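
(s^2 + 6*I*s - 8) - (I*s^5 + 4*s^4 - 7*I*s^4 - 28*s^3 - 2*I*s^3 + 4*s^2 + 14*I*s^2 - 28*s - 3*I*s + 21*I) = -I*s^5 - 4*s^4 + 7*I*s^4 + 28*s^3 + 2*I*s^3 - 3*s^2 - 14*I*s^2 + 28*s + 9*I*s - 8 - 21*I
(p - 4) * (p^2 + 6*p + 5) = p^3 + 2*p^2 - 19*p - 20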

==

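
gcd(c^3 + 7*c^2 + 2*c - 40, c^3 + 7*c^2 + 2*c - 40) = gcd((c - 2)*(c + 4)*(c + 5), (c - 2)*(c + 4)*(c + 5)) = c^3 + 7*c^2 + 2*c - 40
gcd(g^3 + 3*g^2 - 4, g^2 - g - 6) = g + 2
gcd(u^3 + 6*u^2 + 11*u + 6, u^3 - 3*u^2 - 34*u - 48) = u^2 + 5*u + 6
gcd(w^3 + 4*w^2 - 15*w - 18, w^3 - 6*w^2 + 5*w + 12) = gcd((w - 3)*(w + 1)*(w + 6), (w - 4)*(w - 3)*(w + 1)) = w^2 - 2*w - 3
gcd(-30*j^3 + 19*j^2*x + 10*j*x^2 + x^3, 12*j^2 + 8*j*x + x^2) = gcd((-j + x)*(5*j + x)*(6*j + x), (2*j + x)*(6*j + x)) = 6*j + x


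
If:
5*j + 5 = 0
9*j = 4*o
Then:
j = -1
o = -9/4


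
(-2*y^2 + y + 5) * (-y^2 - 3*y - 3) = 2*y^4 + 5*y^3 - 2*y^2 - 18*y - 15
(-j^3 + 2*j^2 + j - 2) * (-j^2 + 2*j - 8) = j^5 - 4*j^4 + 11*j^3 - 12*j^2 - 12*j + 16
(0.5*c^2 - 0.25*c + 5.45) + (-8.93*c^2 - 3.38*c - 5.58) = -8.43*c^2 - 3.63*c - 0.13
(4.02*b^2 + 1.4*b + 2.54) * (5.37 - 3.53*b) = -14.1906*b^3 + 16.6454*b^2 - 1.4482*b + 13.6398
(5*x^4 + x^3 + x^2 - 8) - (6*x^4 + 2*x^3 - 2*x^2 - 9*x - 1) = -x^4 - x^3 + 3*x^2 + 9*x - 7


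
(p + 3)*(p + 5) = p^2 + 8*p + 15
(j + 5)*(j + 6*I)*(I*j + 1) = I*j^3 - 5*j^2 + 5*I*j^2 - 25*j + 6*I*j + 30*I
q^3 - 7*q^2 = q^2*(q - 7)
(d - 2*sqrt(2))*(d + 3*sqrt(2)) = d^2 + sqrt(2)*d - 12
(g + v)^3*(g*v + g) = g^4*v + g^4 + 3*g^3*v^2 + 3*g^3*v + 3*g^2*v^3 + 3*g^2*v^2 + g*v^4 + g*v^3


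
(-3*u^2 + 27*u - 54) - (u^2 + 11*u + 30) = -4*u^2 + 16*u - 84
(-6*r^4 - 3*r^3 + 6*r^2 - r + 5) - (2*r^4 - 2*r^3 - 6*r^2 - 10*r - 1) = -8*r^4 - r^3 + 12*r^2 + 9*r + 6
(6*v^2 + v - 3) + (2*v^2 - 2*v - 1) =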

--

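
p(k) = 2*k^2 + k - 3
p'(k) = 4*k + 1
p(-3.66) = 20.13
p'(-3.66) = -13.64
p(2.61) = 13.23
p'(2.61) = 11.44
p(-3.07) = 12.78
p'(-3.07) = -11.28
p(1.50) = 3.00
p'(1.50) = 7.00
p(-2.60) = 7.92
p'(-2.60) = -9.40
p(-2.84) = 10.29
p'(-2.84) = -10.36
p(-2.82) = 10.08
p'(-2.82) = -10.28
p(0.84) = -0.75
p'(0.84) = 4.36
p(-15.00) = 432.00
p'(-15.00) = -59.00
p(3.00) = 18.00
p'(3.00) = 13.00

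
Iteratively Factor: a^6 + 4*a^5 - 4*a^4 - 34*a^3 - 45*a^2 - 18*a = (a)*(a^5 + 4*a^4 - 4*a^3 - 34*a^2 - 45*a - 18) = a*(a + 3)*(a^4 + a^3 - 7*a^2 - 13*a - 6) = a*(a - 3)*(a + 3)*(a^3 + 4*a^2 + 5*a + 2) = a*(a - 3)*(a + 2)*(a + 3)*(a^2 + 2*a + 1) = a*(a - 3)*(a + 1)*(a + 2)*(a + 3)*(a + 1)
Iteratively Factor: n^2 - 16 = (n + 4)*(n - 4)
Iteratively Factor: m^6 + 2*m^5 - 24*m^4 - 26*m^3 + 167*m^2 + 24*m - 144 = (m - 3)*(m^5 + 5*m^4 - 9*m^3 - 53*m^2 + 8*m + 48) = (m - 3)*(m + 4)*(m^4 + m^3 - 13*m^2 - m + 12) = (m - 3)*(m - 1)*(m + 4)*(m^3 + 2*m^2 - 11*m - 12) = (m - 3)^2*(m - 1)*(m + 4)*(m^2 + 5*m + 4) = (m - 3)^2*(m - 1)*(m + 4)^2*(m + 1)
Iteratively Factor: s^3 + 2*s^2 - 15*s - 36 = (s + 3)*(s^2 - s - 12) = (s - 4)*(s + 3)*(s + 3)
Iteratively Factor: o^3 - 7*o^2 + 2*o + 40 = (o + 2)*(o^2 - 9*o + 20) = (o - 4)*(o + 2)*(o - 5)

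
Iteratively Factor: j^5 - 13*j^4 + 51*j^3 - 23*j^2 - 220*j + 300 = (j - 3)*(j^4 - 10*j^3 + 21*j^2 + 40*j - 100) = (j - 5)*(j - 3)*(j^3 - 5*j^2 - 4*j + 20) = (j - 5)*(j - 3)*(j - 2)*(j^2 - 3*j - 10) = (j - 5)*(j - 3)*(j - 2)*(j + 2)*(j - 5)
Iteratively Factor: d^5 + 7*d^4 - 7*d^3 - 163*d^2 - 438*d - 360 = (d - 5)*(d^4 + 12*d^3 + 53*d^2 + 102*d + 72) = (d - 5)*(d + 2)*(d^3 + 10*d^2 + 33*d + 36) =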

• Work required: Working from the material above, retype exactly the lines from the one with "Iteratively Factor: j^5" through the one with "Iteratively Factor: d^5", both included, and only those lines.

• Task output:
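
Iteratively Factor: j^5 - 13*j^4 + 51*j^3 - 23*j^2 - 220*j + 300 = (j - 3)*(j^4 - 10*j^3 + 21*j^2 + 40*j - 100) = (j - 5)*(j - 3)*(j^3 - 5*j^2 - 4*j + 20) = (j - 5)*(j - 3)*(j - 2)*(j^2 - 3*j - 10) = (j - 5)*(j - 3)*(j - 2)*(j + 2)*(j - 5)
Iteratively Factor: d^5 + 7*d^4 - 7*d^3 - 163*d^2 - 438*d - 360 = (d - 5)*(d^4 + 12*d^3 + 53*d^2 + 102*d + 72) = (d - 5)*(d + 2)*(d^3 + 10*d^2 + 33*d + 36) =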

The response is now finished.